### Aim of the exercise
Please quote exactly the lines below from the line containing "K = 00011101" to the line containing "You guess that the first 15", both lines included, and nothing else.

[Given entries — start]

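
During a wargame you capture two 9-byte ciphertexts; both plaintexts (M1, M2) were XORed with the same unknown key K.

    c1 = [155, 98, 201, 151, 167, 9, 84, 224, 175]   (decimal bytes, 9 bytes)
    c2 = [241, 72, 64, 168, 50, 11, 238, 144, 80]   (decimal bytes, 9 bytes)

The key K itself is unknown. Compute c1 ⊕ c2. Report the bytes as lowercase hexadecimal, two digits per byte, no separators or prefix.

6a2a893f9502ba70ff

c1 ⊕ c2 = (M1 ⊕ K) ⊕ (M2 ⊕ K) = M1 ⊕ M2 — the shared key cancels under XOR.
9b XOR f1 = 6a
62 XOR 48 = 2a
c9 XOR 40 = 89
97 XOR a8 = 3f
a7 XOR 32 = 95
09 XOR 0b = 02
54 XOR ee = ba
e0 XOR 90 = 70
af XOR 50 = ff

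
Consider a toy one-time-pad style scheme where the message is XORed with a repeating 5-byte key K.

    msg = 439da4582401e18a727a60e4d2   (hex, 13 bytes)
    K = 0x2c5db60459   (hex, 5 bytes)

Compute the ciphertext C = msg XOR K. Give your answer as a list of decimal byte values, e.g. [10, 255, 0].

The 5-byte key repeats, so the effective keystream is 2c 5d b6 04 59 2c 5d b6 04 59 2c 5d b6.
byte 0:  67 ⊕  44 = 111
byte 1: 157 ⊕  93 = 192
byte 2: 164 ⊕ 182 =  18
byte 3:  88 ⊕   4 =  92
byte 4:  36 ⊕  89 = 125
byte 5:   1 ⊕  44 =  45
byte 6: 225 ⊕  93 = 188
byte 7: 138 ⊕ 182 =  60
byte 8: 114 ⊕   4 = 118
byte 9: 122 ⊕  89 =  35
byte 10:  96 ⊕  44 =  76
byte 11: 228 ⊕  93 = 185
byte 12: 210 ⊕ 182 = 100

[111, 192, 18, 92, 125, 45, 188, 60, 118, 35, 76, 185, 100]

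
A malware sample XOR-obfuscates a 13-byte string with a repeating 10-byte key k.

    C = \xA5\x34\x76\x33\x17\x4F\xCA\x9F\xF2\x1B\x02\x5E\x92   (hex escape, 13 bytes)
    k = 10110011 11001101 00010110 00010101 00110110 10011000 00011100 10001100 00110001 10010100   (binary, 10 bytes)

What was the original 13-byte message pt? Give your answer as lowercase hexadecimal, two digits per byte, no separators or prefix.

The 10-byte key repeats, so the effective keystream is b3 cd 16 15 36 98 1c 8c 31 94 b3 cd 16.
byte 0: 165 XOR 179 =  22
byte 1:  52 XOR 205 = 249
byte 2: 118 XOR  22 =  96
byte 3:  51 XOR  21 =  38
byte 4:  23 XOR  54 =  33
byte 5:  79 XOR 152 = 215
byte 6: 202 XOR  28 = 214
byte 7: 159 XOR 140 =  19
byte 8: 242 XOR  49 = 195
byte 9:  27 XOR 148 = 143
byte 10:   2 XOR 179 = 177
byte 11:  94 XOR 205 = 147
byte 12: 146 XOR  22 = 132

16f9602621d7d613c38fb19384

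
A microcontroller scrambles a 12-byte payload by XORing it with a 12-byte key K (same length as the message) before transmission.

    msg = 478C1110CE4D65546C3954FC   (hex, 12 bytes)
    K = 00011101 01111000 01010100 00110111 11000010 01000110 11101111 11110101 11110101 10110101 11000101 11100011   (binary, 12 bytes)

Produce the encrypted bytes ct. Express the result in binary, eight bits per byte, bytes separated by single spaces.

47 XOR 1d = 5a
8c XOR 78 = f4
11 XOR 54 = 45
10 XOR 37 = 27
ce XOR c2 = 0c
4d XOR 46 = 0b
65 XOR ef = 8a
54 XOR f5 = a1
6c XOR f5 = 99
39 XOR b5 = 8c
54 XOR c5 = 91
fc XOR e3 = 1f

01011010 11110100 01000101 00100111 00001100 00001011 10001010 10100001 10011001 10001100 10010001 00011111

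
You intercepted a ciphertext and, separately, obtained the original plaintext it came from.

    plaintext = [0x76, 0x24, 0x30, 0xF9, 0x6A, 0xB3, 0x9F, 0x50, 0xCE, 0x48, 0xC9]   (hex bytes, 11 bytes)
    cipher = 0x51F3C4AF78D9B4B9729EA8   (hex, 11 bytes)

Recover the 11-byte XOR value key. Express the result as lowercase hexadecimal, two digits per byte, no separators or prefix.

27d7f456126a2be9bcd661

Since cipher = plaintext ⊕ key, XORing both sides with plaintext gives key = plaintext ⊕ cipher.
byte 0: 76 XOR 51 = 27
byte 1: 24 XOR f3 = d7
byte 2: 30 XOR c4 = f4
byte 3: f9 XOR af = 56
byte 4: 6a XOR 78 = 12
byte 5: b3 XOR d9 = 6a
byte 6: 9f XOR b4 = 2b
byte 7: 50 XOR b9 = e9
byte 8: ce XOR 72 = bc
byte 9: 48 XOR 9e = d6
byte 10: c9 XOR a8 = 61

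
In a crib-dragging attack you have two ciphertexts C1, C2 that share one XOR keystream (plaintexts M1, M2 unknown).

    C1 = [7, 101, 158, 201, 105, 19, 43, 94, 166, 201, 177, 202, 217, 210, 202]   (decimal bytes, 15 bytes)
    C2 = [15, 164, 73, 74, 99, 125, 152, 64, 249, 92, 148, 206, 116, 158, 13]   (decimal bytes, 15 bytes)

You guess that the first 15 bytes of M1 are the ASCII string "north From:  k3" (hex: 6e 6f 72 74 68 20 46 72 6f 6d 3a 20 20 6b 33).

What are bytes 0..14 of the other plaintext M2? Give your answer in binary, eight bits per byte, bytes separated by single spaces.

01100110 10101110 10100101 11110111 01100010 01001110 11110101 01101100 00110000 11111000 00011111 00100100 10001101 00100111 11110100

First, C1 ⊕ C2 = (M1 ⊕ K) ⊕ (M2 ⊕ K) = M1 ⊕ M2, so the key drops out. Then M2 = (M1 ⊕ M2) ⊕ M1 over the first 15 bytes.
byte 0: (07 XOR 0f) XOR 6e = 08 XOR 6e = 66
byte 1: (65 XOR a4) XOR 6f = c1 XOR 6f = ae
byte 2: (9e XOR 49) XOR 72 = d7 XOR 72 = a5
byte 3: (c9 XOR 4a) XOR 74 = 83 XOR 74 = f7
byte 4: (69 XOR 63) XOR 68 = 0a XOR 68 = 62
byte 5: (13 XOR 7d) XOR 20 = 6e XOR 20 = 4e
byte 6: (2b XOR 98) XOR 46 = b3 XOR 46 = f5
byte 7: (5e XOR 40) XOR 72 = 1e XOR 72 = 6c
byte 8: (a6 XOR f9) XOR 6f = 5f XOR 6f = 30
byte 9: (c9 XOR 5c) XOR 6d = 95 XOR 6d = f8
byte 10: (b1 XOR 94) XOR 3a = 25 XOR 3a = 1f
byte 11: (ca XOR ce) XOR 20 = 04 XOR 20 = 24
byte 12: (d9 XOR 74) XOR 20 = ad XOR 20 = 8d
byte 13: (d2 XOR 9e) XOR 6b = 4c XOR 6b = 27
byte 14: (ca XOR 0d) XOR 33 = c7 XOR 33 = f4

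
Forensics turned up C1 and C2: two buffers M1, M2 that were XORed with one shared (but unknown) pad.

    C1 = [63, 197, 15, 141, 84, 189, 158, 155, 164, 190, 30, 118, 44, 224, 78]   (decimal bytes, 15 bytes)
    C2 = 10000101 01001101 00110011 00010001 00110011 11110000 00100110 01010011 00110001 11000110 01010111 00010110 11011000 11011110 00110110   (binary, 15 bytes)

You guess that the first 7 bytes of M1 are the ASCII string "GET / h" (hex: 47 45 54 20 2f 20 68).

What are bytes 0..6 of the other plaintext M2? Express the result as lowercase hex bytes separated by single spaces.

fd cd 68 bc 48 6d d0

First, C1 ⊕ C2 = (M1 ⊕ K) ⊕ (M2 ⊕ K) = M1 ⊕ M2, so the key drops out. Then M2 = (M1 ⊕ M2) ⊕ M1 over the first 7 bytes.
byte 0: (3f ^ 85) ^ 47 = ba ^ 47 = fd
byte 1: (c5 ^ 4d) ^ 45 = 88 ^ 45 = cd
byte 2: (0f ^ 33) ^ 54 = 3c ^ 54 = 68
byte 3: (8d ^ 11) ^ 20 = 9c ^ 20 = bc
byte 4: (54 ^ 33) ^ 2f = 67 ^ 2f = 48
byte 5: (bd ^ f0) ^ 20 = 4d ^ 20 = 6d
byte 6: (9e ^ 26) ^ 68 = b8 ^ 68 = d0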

[Given entries — finish]

### Expected output
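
    K = 00011101 01111000 01010100 00110111 11000010 01000110 11101111 11110101 11110101 10110101 11000101 11100011   (binary, 12 bytes)

Produce the encrypted bytes ct. Express the result in binary, eight bits per byte, bytes separated by single spaces.

47 XOR 1d = 5a
8c XOR 78 = f4
11 XOR 54 = 45
10 XOR 37 = 27
ce XOR c2 = 0c
4d XOR 46 = 0b
65 XOR ef = 8a
54 XOR f5 = a1
6c XOR f5 = 99
39 XOR b5 = 8c
54 XOR c5 = 91
fc XOR e3 = 1f

01011010 11110100 01000101 00100111 00001100 00001011 10001010 10100001 10011001 10001100 10010001 00011111

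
You intercepted a ciphertext and, separately, obtained the original plaintext it came from.

    plaintext = [0x76, 0x24, 0x30, 0xF9, 0x6A, 0xB3, 0x9F, 0x50, 0xCE, 0x48, 0xC9]   (hex bytes, 11 bytes)
    cipher = 0x51F3C4AF78D9B4B9729EA8   (hex, 11 bytes)

Recover the 11-byte XOR value key. Express the result as lowercase hexadecimal, two digits per byte, no separators or prefix.

27d7f456126a2be9bcd661

Since cipher = plaintext ⊕ key, XORing both sides with plaintext gives key = plaintext ⊕ cipher.
byte 0: 76 XOR 51 = 27
byte 1: 24 XOR f3 = d7
byte 2: 30 XOR c4 = f4
byte 3: f9 XOR af = 56
byte 4: 6a XOR 78 = 12
byte 5: b3 XOR d9 = 6a
byte 6: 9f XOR b4 = 2b
byte 7: 50 XOR b9 = e9
byte 8: ce XOR 72 = bc
byte 9: 48 XOR 9e = d6
byte 10: c9 XOR a8 = 61

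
In a crib-dragging attack you have two ciphertexts C1, C2 that share one XOR keystream (plaintexts M1, M2 unknown).

    C1 = [7, 101, 158, 201, 105, 19, 43, 94, 166, 201, 177, 202, 217, 210, 202]   (decimal bytes, 15 bytes)
    C2 = [15, 164, 73, 74, 99, 125, 152, 64, 249, 92, 148, 206, 116, 158, 13]   (decimal bytes, 15 bytes)

You guess that the first 15 bytes of M1 are the ASCII string "north From:  k3" (hex: 6e 6f 72 74 68 20 46 72 6f 6d 3a 20 20 6b 33).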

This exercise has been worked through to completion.